- [AIM OF THE EXERCISE] From the entries below, copy every line that has the word "subtracts".

-- Opening Marker --

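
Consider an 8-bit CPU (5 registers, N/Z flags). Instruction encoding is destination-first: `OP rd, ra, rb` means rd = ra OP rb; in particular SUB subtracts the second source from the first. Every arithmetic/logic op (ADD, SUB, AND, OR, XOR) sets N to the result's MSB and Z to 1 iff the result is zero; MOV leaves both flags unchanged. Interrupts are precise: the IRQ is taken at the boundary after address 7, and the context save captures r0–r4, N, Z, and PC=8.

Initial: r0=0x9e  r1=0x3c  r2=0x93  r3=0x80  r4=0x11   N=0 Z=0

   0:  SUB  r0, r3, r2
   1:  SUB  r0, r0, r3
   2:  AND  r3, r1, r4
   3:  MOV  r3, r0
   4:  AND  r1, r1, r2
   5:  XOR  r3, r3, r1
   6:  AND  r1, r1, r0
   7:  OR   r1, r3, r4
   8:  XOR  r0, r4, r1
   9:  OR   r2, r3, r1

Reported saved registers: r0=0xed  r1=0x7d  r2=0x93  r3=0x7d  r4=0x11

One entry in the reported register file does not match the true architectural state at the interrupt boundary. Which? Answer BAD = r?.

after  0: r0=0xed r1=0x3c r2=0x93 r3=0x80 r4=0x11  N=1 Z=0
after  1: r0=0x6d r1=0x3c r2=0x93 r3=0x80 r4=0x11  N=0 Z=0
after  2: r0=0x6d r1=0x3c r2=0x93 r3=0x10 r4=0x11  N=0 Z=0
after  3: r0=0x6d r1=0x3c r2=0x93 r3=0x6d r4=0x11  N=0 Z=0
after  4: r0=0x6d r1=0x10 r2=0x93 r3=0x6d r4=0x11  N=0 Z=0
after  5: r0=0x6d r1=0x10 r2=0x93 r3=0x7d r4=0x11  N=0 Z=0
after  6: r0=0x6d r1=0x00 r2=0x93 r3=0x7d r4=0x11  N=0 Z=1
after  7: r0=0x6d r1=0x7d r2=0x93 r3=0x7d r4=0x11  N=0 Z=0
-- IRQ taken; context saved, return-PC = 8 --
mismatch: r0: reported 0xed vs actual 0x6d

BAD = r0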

-- Closing Marker --
-- Opening Marker --

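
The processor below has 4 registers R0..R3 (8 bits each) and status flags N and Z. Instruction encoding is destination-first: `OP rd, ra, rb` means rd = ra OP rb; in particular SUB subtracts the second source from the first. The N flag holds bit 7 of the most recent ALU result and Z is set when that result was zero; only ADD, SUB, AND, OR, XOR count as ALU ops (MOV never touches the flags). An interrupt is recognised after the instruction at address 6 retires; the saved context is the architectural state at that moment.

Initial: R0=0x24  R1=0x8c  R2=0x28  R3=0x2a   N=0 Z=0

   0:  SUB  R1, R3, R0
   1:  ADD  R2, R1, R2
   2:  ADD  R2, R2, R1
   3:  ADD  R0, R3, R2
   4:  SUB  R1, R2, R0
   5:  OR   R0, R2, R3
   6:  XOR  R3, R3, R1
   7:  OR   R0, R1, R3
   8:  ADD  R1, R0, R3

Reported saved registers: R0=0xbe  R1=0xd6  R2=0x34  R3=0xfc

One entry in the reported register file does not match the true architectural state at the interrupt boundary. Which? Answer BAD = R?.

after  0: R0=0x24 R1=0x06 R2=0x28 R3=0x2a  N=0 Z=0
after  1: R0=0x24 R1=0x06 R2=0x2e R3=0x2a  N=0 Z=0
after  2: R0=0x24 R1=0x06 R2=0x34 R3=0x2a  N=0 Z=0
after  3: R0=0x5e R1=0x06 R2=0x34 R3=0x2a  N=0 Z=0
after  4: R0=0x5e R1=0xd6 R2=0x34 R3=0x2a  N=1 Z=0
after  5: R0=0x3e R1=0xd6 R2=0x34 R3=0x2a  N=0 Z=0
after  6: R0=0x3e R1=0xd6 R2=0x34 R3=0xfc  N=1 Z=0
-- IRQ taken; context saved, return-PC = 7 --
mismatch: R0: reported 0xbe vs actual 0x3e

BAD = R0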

-- Closing Marker --
-- Opening Marker --

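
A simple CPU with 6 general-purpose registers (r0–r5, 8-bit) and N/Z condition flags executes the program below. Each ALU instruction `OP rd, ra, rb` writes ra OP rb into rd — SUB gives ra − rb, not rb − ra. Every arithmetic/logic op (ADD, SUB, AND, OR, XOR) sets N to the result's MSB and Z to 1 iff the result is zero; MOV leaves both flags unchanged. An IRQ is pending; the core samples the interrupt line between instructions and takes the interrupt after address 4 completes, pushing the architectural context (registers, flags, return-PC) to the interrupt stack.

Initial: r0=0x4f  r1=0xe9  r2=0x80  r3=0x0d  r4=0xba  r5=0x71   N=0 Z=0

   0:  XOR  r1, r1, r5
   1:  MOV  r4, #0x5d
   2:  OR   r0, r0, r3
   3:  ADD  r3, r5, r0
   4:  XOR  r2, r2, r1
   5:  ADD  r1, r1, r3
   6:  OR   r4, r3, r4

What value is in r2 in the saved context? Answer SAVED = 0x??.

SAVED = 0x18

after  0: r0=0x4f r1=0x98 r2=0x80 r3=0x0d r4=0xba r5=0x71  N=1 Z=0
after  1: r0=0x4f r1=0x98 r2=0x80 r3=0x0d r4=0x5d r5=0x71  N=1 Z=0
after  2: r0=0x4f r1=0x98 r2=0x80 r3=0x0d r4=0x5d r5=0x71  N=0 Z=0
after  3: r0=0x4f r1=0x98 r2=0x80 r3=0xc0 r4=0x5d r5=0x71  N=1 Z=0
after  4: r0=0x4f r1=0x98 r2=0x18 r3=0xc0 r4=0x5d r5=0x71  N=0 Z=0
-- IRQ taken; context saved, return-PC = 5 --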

-- Closing Marker --

- [OUTPUT OF THE EXERCISE]
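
Consider an 8-bit CPU (5 registers, N/Z flags). Instruction encoding is destination-first: `OP rd, ra, rb` means rd = ra OP rb; in particular SUB subtracts the second source from the first. Every arithmetic/logic op (ADD, SUB, AND, OR, XOR) sets N to the result's MSB and Z to 1 iff the result is zero; MOV leaves both flags unchanged. Interrupts are precise: the IRQ is taken at the boundary after address 7, and the context save captures r0–r4, N, Z, and PC=8.
The processor below has 4 registers R0..R3 (8 bits each) and status flags N and Z. Instruction encoding is destination-first: `OP rd, ra, rb` means rd = ra OP rb; in particular SUB subtracts the second source from the first. The N flag holds bit 7 of the most recent ALU result and Z is set when that result was zero; only ADD, SUB, AND, OR, XOR count as ALU ops (MOV never touches the flags). An interrupt is recognised after the instruction at address 6 retires; the saved context is the architectural state at that moment.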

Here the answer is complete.